= Stored items =

=-=-=

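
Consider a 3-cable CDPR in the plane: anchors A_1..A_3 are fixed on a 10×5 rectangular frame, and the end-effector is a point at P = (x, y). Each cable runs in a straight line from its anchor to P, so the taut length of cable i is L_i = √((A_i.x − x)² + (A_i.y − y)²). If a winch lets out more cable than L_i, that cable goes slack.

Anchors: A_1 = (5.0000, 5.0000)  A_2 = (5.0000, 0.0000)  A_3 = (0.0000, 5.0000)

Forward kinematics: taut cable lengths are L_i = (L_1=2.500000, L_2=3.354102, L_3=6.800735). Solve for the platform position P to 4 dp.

(6.5000, 3.0000)

circle eqns → linear via eq_j − eq_1; set k_j = A_j·A_j − L_j²
k_1 = 25.0000+25.0000−6.2500 = 43.7500
0.0000·x + 10.0000·y = k_1−k_2 = 30.0000
10.0000·x + 0.0000·y = k_1−k_3 = 65.0000
solve first two rows → x=6.5000, y=3.0000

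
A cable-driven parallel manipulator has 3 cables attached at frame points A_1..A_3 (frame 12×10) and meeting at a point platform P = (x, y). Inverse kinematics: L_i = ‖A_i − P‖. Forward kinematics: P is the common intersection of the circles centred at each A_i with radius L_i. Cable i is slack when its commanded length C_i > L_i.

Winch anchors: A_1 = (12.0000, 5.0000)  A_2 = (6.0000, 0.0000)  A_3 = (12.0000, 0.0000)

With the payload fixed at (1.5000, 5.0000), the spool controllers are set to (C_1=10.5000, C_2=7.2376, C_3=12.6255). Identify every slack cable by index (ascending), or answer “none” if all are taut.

2, 3

cable 1: L_1 = ‖A_1−P‖ = 10.5000;  C_1 = 10.5000 → taut
cable 2: L_2 = ‖A_2−P‖ = 6.7268;  C_2 = 7.2376 → slack
cable 3: L_3 = ‖A_3−P‖ = 11.6297;  C_3 = 12.6255 → slack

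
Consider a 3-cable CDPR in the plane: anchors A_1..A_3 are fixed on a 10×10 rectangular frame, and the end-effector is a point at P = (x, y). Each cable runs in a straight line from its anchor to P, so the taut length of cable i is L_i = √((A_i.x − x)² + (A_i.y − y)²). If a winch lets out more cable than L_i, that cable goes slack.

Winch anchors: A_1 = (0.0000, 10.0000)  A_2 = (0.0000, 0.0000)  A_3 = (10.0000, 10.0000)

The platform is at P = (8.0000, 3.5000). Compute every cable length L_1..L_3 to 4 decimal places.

L_1: Δ = A_1−P = (-8.0000, 6.5000) → ‖Δ‖ = √106.2500 = 10.3078
L_2: Δ = A_2−P = (-8.0000, -3.5000) → ‖Δ‖ = √76.2500 = 8.7321
L_3: Δ = A_3−P = (2.0000, 6.5000) → ‖Δ‖ = √46.2500 = 6.8007

(10.3078, 8.7321, 6.8007)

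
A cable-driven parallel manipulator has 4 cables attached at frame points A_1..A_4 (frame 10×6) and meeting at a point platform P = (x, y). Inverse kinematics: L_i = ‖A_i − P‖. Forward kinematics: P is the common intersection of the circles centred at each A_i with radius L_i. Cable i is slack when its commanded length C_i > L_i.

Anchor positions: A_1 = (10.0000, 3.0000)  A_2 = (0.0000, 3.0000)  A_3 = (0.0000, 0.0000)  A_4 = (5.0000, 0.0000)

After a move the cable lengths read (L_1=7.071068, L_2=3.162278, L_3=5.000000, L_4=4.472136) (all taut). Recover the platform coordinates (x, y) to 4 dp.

(3.0000, 4.0000)

circle eqns → linear via eq_j − eq_1; set k_j = A_j·A_j − L_j²
k_1 = 100.0000+9.0000−50.0000 = 59.0000
20.0000·x + 0.0000·y = k_1−k_2 = 60.0000
20.0000·x + 6.0000·y = k_1−k_3 = 84.0000
10.0000·x + 6.0000·y = k_1−k_4 = 54.0000
solve first two rows → x=3.0000, y=4.0000
check cable 4: ‖A_4−P‖² = 20.0000 ≈ L_4² = 20.0000 ✓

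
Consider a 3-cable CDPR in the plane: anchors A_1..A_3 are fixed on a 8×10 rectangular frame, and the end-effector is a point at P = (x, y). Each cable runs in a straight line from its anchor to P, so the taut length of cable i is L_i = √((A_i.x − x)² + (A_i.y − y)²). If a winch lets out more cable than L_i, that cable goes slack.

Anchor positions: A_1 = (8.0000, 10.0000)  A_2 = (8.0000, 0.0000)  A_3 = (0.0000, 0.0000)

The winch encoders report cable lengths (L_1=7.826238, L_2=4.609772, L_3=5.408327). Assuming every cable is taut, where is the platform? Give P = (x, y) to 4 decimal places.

(4.5000, 3.0000)

each cable: (A_i−P)·(A_i−P) = L_i²; let k_i = ‖A_i‖²−L_i²
k_1 = 64.0000+100.0000−61.2500 = 102.7500
row 1: 0.0000x + 20.0000y = 60.0000  (k_2=42.7500)
row 2: 16.0000x + 20.0000y = 132.0000  (k_3=-29.2500)
Cramer on rows 1–2 → x = 4.5000, y = 3.0000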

=-=-=

= What you should do =
In the entries above, please find the line with "After a move" and the line with "Anchor positions: A_1 = (8.0000, 10.0000)", then write out exactly those two lines and every line between them, and nothing more.

= Expected answer =
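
After a move the cable lengths read (L_1=7.071068, L_2=3.162278, L_3=5.000000, L_4=4.472136) (all taut). Recover the platform coordinates (x, y) to 4 dp.

(3.0000, 4.0000)

circle eqns → linear via eq_j − eq_1; set k_j = A_j·A_j − L_j²
k_1 = 100.0000+9.0000−50.0000 = 59.0000
20.0000·x + 0.0000·y = k_1−k_2 = 60.0000
20.0000·x + 6.0000·y = k_1−k_3 = 84.0000
10.0000·x + 6.0000·y = k_1−k_4 = 54.0000
solve first two rows → x=3.0000, y=4.0000
check cable 4: ‖A_4−P‖² = 20.0000 ≈ L_4² = 20.0000 ✓

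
Consider a 3-cable CDPR in the plane: anchors A_1..A_3 are fixed on a 8×10 rectangular frame, and the end-effector is a point at P = (x, y). Each cable runs in a straight line from its anchor to P, so the taut length of cable i is L_i = √((A_i.x − x)² + (A_i.y − y)²). If a winch lets out more cable than L_i, that cable goes slack.

Anchor positions: A_1 = (8.0000, 10.0000)  A_2 = (8.0000, 0.0000)  A_3 = (0.0000, 0.0000)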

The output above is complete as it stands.